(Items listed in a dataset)
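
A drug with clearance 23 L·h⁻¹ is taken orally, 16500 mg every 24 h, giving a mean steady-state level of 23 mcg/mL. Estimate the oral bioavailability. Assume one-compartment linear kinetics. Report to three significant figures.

0.769

F·D/τ = CL·Css at steady state → F = CL·Css·τ / D.
F = 23 × 23 × 24 / 16500 = 0.769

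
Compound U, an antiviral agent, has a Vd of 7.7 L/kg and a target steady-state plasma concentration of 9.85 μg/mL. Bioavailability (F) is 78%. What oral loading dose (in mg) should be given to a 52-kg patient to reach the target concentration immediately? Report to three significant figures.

Total Vd = 7.7 × 52 = 400.4 L
LD = Vd × C / F = 400.4 × 9.850 / 0.78 = 5056 mg

5060 mg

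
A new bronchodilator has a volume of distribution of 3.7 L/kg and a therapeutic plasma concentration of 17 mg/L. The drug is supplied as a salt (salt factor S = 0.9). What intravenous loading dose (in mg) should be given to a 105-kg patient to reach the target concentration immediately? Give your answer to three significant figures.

7340 mg

Total Vd = 3.7 × 105 = 388.5 L
The loading dose fills Vd to the target concentration.
LD = Vd × C / S = 388.5 × 17.00 / 0.9 = 7338 mg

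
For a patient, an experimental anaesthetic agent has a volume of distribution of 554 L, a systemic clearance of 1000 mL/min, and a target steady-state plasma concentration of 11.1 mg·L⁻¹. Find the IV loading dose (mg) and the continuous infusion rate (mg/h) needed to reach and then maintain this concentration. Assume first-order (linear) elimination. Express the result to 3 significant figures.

(a) 6150 mg; (b) 666 mg/h

Loading dose = Vd × C = 554.0 × 11.1 = 6149 mg
Convert clearance: 1000 mL/min × 60 min/h ÷ 1000 mL/L = 60.00 L/h
Maintenance infusion rate = CL × Css = 60.00 × 11.1 = 666.0 mg/h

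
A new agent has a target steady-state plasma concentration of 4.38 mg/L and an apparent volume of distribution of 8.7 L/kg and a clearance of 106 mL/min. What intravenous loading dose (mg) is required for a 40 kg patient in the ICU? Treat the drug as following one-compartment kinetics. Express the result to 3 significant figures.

Vd = 8.7 L/kg × 40 kg = 348.0 L
Loading dose depends on Vd (not clearance): it fills the distribution volume.
LD = Vd × C = 348.0 × 4.380 = 1524 mg

1520 mg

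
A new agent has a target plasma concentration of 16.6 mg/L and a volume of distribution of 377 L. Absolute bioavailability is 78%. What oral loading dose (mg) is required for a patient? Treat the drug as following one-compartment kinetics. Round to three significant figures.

LD = Vd × C / F = 377.0 × 16.60 / 0.78 = 8023 mg

8020 mg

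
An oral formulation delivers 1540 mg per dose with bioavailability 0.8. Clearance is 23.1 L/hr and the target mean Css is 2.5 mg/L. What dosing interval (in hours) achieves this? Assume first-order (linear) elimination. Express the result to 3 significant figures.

F·D/τ = CL·Css → τ = F·D / (CL·Css).
τ = 0.8 × 1540 / (23.1 × 2.5) = 21.33 h

21.3 h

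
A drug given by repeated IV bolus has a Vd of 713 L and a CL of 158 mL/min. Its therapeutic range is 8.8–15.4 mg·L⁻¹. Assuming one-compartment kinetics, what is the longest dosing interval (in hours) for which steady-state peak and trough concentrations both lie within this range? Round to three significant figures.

CL = 158 mL/min = 158 × 0.06 = 9.480 L/h
k = CL / Vd = 9.480 / 713.0 = 0.01330 h⁻¹
Between IV bolus doses, concentration decays as C = C₀·e^(−kτ), so C_peak/C_trough = e^(kτ).
τ_max = ln(C_peak/C_trough) / k = ln(15.4/8.8) / 0.01330 = 0.5596 / 0.01330 = 42.08 h

42.1 h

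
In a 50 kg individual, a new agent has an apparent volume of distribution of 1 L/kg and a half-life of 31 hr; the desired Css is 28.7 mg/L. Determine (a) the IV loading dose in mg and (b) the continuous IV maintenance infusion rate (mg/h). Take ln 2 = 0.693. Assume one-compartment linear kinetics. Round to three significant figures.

Total Vd = 1 × 50 = 50.00 L
LD = Vd × C = 50.00 × 28.7 = 1435 mg
CL = 0.693 × Vd / t½ = 0.693 × 50.00 / 31 = 1.118 L/h
Infusion rate = CL × Css = 1.118 × 28.7 = 32.09 mg/h

(a) 1440 mg; (b) 32.1 mg/h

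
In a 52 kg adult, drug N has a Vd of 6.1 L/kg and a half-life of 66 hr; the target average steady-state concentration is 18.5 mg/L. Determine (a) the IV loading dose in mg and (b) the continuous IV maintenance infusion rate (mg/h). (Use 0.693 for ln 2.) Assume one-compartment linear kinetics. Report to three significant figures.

(a) 5870 mg; (b) 61.6 mg/h

Vd = 6.1 L/kg × 52 kg = 317.2 L
LD = Vd × C = 317.2 × 18.5 = 5868 mg
CL = 0.693 × Vd / t½ = 0.693 × 317.2 / 66 = 3.331 L/h
Infusion rate = CL × Css = 3.331 × 18.5 = 61.62 mg/h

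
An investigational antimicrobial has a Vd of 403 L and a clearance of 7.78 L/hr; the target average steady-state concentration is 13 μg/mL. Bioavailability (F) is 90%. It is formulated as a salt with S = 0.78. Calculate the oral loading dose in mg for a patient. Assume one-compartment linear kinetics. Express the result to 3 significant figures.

7460 mg

LD = Vd × C / F / S = 403.0 × 13.00 / 0.9 / 0.78 = 7463 mg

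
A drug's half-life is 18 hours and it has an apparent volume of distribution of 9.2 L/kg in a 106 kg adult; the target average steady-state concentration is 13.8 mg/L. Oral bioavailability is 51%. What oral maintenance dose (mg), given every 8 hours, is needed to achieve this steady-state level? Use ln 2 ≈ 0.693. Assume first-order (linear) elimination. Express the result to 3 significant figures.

8130 mg

Vd = 9.2 L/kg × 106 kg = 975.2 L
CL = ln 2 · Vd / t½ = 0.693 × 975.2 / 18 = 37.55 L/h
D = CL × Css × τ / F = 37.55 × 13.8 × 8 / 0.51 = 8128 mg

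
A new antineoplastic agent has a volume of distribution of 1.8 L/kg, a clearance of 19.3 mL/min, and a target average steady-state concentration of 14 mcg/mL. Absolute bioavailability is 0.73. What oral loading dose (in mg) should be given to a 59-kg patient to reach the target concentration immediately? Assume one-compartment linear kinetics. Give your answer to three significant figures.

Vd = 1.8 L/kg × 59 kg = 106.2 L
LD = Vd × C / F = 106.2 × 14.00 / 0.73 = 2037 mg

2040 mg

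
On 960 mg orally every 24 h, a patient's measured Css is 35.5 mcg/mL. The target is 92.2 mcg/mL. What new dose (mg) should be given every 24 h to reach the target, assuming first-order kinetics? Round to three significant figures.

2490 mg

With linear kinetics, Css is proportional to dose rate (D/τ) at fixed clearance.
D₂ = D₁ × (Css,target / Css,current) = 960 × 92.2/35.5 = 2493 mg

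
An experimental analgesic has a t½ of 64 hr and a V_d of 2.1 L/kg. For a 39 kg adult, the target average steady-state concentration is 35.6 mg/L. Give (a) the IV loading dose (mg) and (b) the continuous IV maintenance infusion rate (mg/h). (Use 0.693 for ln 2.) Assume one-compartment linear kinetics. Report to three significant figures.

Vd = 2.1 L/kg × 39 kg = 81.90 L
LD = Vd × C = 81.90 × 35.6 = 2916 mg
CL = 0.693 × Vd / t½ = 0.693 × 81.90 / 64 = 0.8868 L/h
Infusion rate = CL × Css = 0.8868 × 35.6 = 31.57 mg/h

(a) 2920 mg; (b) 31.6 mg/h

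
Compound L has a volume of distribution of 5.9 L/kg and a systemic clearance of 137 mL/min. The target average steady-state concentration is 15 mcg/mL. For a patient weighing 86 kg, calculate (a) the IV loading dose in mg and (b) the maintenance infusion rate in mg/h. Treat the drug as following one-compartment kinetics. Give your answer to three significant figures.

Vd(total) = 86 kg × 5.9 L/kg = 507.4 L
LD = Vd · C_target = 507.4 × 15 = 7611 mg
CL = 137 mL/min = 137 × 0.06 = 8.220 L/h
Infusion rate = 8.220 L/h × 15 mg/L = 123.3 mg/h

(a) 7610 mg; (b) 123 mg/h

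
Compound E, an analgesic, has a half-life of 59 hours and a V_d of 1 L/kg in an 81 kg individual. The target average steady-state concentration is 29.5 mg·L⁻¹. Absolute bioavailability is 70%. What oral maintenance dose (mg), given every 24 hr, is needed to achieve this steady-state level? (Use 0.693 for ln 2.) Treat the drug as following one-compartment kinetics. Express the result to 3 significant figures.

962 mg

Vd = 1 L/kg × 81 kg = 81.00 L
CL = 0.693 × Vd / t½ = 0.693 × 81.00 / 59 = 0.9514 L/h
D = CL × Css × τ / F = 0.9514 × 29.5 × 24 / 0.7 = 962.3 mg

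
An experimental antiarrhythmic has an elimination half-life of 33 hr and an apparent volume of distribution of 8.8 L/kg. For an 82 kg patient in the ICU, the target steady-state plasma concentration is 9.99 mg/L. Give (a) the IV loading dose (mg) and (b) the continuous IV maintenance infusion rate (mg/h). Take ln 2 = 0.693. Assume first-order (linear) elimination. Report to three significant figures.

Vd = 8.8 L/kg × 82 kg = 721.6 L
LD = Vd × C = 721.6 × 9.99 = 7209 mg
CL = 0.693 × Vd / t½ = 0.693 × 721.6 / 33 = 15.15 L/h
Infusion rate = CL × Css = 15.15 × 9.99 = 151.3 mg/h

(a) 7210 mg; (b) 151 mg/h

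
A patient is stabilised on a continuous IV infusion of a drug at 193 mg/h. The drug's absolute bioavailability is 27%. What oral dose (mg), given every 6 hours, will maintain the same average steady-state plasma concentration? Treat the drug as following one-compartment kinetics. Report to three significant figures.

To maintain the same Css, the systemic dosing rate must be unchanged: F·D/τ = infusion rate.
D = rate × τ / F = 193 × 6 / 0.27 = 4289 mg

4290 mg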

- Task to complete:
Could you restate, word for word, every line from the one containing "A patient is" through the last line of the records above, and nothing more?

- Worked solution:
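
A patient is stabilised on a continuous IV infusion of a drug at 193 mg/h. The drug's absolute bioavailability is 27%. What oral dose (mg), given every 6 hours, will maintain the same average steady-state plasma concentration? Treat the drug as following one-compartment kinetics. Report to three significant figures.

To maintain the same Css, the systemic dosing rate must be unchanged: F·D/τ = infusion rate.
D = rate × τ / F = 193 × 6 / 0.27 = 4289 mg

4290 mg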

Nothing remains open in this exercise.